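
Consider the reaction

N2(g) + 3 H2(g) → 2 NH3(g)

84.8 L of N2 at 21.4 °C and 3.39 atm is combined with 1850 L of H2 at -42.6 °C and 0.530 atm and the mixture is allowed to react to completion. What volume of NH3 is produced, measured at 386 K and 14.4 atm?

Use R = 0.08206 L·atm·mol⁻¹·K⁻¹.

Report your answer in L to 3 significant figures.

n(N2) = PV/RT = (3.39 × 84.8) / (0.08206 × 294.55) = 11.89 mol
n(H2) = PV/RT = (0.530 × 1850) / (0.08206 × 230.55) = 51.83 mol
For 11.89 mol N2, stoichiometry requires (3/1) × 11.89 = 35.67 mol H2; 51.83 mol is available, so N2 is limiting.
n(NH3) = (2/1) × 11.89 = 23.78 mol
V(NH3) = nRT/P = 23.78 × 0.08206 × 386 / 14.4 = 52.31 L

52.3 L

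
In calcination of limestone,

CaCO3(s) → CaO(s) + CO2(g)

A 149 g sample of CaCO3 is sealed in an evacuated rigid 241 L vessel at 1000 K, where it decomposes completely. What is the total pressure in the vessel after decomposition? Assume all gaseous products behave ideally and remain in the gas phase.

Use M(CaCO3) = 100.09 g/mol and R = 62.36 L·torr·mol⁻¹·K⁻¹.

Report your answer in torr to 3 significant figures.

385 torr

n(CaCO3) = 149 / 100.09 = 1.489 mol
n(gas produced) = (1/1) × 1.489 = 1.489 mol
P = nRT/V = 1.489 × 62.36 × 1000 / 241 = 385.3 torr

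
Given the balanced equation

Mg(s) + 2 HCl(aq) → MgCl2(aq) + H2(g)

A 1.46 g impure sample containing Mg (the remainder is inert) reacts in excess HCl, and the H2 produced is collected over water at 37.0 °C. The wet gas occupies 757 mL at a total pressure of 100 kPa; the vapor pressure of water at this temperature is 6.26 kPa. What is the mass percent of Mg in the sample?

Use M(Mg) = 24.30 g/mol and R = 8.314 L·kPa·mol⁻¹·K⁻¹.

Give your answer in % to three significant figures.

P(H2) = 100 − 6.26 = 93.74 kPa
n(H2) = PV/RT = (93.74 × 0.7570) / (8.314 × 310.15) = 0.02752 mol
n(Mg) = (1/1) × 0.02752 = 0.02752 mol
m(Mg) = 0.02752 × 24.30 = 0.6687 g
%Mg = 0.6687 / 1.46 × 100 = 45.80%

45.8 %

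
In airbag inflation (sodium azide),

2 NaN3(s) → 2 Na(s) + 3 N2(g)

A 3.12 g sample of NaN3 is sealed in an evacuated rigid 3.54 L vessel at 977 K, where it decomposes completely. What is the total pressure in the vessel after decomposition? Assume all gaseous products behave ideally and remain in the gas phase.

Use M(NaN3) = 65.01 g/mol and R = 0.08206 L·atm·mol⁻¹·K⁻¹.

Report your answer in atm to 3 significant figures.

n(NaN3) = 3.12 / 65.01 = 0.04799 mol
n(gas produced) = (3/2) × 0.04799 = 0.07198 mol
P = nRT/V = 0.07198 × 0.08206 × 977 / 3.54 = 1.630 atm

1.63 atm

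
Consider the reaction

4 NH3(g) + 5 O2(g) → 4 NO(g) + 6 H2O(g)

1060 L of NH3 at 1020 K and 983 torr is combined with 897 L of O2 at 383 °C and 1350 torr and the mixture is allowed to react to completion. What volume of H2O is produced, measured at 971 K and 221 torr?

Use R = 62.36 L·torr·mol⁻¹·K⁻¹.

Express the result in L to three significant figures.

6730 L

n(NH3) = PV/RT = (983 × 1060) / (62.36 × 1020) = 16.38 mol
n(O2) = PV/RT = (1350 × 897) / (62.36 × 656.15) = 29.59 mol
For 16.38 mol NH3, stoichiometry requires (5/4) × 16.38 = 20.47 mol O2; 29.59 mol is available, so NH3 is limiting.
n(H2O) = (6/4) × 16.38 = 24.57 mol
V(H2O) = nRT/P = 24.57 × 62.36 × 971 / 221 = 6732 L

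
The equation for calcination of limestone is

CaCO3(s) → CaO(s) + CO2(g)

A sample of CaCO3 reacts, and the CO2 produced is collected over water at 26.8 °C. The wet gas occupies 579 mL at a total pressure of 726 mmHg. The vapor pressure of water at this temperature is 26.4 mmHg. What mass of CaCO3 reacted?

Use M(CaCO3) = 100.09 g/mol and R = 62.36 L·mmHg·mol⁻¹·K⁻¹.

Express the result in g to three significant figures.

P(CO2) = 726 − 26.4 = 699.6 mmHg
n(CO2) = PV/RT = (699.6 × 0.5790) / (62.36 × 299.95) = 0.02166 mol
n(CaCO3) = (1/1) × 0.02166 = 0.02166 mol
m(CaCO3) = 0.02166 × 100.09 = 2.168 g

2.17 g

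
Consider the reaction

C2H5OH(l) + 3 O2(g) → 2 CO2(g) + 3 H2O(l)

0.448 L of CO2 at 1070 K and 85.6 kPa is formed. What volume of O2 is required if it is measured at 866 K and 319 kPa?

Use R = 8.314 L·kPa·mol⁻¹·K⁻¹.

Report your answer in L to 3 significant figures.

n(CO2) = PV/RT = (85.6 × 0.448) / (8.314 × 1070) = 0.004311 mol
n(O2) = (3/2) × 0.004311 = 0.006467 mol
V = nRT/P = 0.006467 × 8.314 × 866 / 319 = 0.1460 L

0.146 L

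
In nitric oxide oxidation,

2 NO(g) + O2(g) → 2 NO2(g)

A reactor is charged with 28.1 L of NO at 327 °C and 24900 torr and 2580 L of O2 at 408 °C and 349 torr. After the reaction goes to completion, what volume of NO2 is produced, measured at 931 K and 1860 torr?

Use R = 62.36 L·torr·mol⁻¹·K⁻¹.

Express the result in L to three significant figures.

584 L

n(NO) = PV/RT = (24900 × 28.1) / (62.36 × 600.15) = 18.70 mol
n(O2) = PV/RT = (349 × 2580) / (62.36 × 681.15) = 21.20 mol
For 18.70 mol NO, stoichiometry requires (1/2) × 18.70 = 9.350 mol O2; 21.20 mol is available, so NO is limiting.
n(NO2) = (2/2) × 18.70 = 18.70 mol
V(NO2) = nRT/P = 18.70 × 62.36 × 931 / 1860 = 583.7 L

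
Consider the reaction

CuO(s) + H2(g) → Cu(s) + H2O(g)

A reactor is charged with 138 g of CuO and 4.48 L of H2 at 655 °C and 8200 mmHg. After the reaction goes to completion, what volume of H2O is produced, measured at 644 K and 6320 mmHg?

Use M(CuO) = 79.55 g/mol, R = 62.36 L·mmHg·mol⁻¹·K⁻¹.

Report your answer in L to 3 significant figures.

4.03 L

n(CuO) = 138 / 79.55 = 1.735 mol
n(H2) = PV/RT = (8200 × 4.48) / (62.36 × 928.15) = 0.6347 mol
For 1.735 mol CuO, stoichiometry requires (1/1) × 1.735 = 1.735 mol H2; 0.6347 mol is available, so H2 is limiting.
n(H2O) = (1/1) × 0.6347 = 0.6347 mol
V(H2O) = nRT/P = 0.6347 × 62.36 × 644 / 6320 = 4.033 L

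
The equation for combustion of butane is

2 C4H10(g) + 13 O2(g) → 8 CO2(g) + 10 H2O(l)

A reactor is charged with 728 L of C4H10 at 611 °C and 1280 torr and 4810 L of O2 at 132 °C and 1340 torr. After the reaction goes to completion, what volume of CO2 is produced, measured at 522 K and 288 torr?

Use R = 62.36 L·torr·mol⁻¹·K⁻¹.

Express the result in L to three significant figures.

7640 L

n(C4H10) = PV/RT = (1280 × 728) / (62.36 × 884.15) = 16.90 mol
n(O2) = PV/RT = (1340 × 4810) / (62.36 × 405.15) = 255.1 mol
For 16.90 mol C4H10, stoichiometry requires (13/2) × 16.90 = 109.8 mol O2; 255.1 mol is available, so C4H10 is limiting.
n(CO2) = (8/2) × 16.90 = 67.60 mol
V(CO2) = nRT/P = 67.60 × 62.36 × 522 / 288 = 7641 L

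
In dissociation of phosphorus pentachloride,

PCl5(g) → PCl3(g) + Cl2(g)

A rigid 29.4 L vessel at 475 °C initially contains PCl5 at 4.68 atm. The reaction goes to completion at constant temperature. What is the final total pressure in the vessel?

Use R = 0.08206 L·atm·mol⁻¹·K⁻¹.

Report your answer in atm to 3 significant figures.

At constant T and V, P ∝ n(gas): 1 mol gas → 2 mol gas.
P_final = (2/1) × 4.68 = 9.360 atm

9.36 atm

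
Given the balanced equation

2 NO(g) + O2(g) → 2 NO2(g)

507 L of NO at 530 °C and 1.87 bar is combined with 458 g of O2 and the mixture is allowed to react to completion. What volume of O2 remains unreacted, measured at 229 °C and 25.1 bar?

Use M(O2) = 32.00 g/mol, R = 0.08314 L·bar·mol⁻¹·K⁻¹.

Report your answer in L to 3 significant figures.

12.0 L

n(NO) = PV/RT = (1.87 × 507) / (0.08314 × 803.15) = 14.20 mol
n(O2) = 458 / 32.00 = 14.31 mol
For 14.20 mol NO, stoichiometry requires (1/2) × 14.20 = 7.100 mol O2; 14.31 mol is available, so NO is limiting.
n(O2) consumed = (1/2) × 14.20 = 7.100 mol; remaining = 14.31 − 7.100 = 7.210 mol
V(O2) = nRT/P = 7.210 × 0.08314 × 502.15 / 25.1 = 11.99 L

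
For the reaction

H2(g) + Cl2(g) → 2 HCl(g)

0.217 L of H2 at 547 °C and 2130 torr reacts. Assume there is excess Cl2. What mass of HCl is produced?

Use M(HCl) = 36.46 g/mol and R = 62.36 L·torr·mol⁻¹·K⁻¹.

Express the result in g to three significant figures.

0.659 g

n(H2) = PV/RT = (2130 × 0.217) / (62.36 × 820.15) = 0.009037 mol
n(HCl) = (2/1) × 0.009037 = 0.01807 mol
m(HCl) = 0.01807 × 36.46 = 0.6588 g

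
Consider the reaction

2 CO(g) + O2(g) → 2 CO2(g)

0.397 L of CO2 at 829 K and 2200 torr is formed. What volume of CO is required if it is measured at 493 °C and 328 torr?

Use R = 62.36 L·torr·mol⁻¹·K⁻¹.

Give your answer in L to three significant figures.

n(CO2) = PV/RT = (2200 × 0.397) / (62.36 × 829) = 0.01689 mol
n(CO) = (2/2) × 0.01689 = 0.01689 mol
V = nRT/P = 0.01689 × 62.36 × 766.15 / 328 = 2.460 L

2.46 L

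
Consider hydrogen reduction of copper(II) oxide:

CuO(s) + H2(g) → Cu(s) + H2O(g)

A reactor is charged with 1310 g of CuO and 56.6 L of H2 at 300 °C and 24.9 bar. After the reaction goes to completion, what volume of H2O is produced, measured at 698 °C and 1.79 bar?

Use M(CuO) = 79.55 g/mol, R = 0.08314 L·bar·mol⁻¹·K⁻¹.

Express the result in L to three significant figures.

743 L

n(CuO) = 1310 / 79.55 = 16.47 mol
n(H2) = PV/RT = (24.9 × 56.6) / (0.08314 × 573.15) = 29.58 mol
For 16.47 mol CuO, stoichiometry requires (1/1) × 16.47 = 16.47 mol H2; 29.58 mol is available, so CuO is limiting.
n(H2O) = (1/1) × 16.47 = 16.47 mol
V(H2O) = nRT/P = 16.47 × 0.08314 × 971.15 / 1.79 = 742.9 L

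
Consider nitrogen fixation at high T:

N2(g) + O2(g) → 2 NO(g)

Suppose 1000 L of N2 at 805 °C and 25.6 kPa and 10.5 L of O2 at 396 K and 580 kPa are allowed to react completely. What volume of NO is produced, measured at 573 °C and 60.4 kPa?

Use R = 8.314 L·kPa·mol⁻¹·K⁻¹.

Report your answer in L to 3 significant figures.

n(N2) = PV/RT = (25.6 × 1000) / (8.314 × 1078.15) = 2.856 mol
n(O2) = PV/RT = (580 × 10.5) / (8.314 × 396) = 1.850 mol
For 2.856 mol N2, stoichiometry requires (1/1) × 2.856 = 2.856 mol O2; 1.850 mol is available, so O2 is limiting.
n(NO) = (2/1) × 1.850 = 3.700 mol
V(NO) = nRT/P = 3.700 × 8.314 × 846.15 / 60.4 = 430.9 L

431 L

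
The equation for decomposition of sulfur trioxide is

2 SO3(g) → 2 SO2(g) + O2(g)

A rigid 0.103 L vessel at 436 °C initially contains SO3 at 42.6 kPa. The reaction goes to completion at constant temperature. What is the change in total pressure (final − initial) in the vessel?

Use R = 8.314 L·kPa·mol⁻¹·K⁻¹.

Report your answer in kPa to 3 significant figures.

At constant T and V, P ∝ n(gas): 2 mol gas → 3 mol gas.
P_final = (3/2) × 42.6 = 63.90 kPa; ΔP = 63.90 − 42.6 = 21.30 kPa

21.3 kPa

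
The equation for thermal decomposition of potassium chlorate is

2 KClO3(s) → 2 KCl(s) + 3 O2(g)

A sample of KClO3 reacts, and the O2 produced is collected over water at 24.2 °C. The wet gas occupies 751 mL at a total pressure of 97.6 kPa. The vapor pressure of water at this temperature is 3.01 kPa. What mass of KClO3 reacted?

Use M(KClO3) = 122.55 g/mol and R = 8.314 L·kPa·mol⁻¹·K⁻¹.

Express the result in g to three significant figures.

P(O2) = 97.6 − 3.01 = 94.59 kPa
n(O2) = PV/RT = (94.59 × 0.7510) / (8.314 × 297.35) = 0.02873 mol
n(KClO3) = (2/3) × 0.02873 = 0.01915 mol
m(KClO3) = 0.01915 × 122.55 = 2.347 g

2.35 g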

EXERCISE GOAL
List every line above that holds the word "vapor".

EXERCISE OUTPUT
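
A 1.46 g impure sample containing Mg (the remainder is inert) reacts in excess HCl, and the H2 produced is collected over water at 37.0 °C. The wet gas occupies 757 mL at a total pressure of 100 kPa; the vapor pressure of water at this temperature is 6.26 kPa. What is the mass percent of Mg in the sample?
A sample of CaCO3 reacts, and the CO2 produced is collected over water at 26.8 °C. The wet gas occupies 579 mL at a total pressure of 726 mmHg. The vapor pressure of water at this temperature is 26.4 mmHg. What mass of CaCO3 reacted?
A sample of KClO3 reacts, and the O2 produced is collected over water at 24.2 °C. The wet gas occupies 751 mL at a total pressure of 97.6 kPa. The vapor pressure of water at this temperature is 3.01 kPa. What mass of KClO3 reacted?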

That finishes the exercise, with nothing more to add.